***** MATERIAL SHOWN *****

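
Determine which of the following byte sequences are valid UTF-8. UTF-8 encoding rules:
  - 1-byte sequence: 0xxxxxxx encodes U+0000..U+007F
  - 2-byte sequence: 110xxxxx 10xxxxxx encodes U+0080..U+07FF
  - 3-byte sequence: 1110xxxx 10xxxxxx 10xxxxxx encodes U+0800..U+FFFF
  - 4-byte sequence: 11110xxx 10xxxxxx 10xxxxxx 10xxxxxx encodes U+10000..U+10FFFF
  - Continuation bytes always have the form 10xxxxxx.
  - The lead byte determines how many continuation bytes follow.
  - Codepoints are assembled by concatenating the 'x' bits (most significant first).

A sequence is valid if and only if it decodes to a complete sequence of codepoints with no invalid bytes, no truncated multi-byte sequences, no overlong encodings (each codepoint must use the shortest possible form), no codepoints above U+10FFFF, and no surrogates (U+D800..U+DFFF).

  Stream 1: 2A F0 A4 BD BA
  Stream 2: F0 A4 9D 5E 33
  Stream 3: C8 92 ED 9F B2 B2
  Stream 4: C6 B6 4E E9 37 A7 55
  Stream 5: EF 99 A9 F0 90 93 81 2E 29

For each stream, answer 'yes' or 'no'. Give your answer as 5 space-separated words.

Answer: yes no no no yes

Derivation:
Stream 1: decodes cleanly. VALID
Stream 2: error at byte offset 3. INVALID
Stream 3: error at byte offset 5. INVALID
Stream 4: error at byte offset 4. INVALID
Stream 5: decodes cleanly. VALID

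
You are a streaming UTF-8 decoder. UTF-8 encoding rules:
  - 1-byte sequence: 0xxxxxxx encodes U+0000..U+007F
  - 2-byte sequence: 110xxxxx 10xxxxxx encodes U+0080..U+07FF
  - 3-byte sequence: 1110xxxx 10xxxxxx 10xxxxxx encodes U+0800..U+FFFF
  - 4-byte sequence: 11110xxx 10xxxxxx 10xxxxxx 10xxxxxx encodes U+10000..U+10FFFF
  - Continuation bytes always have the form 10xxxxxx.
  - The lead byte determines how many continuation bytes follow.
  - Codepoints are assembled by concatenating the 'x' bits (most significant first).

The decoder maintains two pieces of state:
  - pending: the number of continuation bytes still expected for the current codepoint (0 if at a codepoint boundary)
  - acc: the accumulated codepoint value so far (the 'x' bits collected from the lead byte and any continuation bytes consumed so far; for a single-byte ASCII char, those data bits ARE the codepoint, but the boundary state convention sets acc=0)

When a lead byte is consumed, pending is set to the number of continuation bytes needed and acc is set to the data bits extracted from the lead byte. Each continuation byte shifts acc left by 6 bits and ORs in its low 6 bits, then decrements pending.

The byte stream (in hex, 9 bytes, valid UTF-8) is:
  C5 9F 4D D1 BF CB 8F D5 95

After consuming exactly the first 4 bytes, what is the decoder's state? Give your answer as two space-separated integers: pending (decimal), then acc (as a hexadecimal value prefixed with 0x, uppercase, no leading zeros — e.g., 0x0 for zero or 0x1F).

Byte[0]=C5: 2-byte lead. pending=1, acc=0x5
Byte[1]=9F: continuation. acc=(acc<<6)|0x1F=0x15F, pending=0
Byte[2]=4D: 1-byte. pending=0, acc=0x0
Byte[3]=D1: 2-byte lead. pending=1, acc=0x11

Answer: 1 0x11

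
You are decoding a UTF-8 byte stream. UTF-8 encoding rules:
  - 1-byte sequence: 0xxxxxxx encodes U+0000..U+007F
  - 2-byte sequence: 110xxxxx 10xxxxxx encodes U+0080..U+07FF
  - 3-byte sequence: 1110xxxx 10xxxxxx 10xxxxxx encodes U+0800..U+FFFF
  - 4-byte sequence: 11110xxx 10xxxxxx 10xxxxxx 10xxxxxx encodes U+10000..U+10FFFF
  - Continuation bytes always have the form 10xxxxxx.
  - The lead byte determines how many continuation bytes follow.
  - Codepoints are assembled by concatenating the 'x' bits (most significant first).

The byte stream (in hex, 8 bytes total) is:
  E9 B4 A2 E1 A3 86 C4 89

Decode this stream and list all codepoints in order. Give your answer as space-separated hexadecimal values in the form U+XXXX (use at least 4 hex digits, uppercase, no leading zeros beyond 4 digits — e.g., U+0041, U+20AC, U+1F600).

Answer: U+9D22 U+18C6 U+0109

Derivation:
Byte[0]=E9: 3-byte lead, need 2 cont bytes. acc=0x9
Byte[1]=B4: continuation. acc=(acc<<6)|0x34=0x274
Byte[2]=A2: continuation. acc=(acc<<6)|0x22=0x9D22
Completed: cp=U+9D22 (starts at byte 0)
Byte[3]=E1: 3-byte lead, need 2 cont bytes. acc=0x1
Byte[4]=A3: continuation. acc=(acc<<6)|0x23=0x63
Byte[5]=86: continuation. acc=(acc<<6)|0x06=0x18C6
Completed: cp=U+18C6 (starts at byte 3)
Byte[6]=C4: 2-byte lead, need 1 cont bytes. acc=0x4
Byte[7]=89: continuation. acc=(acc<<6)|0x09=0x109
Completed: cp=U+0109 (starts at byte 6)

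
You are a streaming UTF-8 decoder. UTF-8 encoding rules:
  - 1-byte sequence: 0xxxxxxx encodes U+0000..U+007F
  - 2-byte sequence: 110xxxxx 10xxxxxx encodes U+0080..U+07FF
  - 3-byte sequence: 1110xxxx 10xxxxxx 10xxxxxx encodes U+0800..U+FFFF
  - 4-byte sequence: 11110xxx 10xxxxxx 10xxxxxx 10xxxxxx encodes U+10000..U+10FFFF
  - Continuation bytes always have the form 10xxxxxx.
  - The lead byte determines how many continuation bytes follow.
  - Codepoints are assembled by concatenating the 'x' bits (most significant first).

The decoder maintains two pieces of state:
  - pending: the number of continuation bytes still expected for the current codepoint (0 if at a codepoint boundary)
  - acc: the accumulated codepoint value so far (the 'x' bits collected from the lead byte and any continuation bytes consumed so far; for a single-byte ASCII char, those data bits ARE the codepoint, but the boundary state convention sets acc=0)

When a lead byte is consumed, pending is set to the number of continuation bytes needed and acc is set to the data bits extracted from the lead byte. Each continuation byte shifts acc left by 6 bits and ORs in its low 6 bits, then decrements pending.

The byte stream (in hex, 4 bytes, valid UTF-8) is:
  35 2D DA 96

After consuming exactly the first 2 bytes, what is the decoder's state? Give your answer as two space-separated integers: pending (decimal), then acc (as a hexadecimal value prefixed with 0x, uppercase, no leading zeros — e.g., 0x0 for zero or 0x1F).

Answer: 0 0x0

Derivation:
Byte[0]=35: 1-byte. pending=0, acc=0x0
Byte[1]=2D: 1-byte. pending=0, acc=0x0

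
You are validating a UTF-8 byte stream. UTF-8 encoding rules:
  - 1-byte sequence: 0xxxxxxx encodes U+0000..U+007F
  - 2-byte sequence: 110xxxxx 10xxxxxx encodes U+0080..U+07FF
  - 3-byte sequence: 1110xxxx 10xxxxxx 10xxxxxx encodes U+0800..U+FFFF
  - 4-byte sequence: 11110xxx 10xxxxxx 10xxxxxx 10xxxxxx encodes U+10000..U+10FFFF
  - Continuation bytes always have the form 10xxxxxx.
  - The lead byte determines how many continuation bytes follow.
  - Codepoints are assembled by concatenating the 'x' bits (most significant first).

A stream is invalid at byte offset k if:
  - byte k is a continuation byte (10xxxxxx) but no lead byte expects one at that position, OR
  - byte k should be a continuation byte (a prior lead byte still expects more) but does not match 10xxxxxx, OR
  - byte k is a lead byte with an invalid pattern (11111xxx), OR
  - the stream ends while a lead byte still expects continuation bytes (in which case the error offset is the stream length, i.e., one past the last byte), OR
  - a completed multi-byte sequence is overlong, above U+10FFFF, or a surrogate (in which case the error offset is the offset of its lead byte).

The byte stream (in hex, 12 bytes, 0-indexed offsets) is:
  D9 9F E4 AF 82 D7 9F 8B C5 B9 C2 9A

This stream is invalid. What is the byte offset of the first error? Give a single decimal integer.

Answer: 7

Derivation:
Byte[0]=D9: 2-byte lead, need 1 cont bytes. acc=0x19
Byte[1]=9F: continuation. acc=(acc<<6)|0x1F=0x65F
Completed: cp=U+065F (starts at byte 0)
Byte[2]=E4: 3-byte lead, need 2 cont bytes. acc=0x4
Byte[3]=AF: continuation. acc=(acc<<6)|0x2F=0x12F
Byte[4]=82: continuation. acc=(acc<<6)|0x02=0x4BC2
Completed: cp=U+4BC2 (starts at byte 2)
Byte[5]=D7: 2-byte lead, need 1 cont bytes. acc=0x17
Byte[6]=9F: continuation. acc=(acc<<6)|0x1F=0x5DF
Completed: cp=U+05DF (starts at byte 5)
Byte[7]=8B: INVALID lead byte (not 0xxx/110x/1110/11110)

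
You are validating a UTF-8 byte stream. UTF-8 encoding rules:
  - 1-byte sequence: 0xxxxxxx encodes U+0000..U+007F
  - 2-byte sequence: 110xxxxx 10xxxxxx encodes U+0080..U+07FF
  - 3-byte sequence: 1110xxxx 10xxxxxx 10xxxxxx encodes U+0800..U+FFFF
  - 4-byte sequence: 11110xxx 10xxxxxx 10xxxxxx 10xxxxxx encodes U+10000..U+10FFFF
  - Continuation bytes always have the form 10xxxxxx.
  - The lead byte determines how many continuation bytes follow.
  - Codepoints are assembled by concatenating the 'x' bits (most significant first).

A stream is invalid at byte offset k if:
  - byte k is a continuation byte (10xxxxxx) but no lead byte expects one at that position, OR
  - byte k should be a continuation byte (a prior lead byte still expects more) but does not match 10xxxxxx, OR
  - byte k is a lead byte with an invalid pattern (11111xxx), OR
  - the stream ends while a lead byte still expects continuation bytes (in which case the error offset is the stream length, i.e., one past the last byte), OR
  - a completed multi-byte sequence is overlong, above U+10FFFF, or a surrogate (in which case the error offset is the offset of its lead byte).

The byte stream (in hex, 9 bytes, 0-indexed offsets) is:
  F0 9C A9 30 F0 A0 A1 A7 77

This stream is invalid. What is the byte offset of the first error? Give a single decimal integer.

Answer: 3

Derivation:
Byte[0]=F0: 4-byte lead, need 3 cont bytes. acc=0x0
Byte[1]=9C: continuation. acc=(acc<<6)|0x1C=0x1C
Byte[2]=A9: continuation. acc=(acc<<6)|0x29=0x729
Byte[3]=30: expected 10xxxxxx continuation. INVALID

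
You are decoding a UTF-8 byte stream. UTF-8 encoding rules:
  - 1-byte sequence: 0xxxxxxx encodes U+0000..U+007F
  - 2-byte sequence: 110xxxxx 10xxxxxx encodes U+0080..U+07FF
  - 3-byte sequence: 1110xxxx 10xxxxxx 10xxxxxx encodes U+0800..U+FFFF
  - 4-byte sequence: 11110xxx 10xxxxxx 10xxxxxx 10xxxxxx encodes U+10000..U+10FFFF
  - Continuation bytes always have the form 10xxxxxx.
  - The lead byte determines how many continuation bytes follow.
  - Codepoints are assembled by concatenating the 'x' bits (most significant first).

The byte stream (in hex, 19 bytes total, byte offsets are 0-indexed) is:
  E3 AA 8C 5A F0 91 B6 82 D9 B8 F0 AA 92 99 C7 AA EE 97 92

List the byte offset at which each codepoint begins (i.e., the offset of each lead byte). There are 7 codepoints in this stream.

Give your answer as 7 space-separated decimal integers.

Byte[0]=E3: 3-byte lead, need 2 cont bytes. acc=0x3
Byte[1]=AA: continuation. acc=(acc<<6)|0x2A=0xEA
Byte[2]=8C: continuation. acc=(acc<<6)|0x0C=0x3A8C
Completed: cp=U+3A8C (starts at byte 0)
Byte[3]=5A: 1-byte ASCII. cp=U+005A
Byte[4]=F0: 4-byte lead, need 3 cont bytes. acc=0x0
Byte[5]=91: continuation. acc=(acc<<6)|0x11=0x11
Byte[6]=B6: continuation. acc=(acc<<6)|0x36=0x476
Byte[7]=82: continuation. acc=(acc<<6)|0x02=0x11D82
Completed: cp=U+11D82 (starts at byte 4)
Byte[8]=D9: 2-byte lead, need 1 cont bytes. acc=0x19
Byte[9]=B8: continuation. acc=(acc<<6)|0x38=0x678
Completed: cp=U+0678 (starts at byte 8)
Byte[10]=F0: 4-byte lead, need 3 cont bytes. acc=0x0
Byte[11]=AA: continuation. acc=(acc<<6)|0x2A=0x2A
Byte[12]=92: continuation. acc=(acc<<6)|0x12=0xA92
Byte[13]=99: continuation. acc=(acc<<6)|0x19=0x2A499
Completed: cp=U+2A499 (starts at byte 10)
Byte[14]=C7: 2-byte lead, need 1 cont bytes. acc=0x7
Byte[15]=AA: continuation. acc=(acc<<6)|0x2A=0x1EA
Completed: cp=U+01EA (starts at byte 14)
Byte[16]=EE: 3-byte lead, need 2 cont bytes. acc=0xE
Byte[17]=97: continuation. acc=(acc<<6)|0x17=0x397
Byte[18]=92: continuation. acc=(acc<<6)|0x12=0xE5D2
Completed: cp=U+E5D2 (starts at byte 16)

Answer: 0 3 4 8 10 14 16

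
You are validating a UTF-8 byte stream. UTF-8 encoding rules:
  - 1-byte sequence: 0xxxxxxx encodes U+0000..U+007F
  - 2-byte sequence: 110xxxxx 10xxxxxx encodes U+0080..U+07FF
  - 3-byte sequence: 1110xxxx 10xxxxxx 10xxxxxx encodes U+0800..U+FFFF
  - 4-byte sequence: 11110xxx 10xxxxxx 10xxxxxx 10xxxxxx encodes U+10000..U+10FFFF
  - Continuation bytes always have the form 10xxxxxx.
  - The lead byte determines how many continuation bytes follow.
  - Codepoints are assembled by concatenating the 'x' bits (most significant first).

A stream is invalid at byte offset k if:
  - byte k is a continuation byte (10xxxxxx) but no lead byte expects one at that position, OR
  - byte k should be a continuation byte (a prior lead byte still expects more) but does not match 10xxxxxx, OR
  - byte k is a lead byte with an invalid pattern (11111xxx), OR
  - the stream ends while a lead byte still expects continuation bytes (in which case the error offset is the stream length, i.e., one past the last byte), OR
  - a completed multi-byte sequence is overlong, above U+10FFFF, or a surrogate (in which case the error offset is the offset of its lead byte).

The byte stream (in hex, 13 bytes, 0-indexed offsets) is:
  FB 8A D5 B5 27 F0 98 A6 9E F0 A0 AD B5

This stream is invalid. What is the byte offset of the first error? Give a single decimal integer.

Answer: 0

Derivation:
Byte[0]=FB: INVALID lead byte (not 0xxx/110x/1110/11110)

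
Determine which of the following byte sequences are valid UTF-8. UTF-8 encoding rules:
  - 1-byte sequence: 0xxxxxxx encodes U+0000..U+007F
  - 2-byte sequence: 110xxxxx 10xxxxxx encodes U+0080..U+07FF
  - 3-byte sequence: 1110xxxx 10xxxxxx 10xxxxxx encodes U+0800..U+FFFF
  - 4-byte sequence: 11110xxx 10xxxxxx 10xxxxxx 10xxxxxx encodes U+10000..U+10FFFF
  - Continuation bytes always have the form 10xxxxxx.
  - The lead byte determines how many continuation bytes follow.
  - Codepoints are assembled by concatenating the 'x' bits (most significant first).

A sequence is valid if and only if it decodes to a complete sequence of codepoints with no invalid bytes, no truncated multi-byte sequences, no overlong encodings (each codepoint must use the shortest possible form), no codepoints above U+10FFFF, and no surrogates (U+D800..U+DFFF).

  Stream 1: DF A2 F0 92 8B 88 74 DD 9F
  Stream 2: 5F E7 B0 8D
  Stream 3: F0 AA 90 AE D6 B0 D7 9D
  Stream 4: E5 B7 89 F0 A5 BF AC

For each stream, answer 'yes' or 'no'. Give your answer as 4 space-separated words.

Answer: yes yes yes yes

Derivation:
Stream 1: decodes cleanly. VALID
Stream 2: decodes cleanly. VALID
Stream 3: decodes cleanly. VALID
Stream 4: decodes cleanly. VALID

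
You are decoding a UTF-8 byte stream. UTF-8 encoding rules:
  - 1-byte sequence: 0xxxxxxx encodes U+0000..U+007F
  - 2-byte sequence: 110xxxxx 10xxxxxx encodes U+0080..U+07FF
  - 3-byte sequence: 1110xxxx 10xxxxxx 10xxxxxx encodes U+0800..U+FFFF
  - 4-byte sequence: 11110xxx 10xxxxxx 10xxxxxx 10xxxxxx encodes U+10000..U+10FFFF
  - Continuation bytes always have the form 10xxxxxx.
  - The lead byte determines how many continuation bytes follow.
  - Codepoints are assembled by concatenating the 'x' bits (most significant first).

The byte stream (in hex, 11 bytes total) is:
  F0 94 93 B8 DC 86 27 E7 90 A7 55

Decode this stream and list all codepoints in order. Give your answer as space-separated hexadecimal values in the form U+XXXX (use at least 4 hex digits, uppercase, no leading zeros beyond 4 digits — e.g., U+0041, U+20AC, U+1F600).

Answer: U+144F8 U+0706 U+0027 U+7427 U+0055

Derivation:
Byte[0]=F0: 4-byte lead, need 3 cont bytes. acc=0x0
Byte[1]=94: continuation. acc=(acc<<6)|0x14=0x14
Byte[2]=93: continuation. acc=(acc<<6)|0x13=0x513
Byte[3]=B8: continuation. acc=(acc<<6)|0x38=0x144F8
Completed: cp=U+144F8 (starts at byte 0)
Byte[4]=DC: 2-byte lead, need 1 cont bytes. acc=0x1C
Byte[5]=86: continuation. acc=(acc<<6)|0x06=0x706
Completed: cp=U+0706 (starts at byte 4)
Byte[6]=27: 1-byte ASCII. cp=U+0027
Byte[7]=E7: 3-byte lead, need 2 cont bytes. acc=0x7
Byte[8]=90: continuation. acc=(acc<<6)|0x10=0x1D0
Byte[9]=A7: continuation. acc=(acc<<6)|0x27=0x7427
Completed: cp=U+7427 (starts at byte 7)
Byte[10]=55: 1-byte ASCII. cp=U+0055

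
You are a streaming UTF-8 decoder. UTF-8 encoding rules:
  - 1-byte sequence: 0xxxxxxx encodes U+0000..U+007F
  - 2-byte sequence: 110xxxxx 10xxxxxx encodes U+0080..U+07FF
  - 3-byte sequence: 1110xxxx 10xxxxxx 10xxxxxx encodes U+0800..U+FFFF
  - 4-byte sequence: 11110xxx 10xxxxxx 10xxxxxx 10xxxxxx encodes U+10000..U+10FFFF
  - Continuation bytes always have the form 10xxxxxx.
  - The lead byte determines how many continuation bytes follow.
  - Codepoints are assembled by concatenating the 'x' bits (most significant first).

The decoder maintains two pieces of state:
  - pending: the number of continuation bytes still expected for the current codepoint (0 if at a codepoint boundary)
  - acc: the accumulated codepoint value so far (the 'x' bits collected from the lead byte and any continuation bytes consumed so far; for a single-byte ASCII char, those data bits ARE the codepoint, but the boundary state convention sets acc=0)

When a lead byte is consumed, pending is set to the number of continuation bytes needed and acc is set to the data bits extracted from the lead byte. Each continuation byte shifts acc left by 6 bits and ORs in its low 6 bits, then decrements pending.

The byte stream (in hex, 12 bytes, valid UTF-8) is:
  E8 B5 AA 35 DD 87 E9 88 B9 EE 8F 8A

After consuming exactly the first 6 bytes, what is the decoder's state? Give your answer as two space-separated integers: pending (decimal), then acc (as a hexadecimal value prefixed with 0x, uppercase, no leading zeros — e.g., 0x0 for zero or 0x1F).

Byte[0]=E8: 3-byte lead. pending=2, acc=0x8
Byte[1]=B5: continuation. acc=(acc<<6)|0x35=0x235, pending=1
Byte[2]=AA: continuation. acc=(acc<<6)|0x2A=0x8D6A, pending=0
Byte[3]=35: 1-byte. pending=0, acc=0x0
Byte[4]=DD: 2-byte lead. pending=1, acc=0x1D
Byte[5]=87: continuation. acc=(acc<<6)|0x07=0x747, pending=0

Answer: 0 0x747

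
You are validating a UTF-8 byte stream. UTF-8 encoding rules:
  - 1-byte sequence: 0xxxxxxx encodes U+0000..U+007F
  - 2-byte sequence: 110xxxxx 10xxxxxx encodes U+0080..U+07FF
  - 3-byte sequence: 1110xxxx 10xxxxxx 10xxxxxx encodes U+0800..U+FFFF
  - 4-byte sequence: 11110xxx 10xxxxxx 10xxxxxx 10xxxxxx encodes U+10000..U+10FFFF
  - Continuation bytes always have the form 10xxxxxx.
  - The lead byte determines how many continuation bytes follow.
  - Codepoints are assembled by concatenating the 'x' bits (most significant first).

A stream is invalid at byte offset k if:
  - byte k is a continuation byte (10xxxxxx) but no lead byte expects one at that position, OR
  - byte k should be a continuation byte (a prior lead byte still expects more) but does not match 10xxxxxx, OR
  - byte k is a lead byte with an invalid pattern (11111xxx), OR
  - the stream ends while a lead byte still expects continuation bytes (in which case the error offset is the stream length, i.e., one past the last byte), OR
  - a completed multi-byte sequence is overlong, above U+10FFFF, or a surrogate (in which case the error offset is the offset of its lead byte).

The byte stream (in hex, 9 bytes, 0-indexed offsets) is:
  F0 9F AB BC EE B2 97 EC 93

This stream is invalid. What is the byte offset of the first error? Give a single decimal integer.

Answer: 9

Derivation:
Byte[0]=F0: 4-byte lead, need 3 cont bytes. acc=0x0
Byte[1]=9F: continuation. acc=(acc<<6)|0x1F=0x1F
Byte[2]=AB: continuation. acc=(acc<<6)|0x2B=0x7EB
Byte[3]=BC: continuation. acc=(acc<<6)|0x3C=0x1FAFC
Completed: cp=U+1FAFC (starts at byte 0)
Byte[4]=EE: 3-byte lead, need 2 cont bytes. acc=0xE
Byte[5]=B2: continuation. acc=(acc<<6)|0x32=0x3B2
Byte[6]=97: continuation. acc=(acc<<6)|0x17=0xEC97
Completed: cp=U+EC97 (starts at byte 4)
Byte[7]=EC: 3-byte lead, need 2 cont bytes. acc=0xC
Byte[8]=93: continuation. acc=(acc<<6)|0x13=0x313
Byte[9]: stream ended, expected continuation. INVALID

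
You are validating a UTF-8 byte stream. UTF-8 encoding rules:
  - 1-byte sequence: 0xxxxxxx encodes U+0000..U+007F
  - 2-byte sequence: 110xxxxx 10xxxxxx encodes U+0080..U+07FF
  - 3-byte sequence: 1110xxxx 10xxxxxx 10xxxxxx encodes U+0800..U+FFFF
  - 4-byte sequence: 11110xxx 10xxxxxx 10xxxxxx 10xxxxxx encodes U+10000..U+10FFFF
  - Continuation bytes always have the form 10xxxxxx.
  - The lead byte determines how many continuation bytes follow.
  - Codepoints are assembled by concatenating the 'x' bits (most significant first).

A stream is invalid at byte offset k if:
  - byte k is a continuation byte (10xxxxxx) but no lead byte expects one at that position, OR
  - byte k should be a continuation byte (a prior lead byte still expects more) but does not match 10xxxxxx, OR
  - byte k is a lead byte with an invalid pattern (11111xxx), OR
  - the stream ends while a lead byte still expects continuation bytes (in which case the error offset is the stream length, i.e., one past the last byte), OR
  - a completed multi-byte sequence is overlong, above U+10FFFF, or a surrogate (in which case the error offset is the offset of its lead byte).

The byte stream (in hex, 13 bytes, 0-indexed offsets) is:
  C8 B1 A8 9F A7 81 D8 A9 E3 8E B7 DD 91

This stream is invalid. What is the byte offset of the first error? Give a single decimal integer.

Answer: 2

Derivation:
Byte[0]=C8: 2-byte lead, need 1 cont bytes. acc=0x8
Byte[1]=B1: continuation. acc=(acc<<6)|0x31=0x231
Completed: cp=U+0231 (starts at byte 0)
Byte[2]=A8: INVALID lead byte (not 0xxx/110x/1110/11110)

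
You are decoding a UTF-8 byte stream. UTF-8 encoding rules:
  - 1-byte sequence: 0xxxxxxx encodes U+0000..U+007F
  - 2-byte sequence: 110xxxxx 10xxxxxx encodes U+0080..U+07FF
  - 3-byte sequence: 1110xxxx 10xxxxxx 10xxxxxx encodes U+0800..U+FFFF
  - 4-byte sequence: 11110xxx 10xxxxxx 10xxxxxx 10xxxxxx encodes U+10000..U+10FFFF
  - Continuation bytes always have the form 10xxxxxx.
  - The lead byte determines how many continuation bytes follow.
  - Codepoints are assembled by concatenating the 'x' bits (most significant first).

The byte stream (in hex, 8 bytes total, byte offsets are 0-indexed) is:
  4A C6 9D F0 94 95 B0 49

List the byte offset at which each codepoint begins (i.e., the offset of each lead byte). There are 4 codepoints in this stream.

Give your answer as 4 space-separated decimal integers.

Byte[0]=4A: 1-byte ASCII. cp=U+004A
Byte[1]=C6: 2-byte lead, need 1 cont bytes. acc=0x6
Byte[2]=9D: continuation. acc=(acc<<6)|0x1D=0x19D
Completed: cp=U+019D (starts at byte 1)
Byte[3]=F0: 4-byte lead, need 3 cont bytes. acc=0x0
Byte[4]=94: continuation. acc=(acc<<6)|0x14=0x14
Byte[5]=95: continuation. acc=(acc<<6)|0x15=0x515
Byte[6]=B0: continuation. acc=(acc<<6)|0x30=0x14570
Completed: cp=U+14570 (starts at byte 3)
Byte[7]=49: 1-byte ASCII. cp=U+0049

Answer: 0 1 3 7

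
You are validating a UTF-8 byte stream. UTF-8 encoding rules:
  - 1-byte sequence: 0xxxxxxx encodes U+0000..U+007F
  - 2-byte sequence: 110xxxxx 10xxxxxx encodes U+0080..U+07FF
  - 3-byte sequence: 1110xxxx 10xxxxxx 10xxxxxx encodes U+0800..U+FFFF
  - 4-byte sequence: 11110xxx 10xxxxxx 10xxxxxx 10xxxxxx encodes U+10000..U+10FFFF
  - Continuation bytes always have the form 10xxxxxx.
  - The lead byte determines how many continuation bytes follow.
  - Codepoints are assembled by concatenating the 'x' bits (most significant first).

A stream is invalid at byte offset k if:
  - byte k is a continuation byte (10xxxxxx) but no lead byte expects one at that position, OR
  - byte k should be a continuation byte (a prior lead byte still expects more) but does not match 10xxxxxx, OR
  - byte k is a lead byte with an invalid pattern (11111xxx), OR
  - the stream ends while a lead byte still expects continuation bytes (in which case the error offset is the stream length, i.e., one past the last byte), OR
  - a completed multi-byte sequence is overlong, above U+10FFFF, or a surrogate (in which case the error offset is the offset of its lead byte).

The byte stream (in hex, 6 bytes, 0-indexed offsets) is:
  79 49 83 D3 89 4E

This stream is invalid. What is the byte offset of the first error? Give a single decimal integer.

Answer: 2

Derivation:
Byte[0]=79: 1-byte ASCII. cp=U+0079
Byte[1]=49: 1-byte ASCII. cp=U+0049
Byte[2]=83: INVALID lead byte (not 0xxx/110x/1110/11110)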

*****

* INSTRUCTIONS FOR THE TASK: Check every line of the entries above, and copy those that carry the string "begins".

* EXERCISE RESULT:
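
List the byte offset at which each codepoint begins (i.e., the offset of each lead byte). There are 7 codepoints in this stream.
List the byte offset at which each codepoint begins (i.e., the offset of each lead byte). There are 4 codepoints in this stream.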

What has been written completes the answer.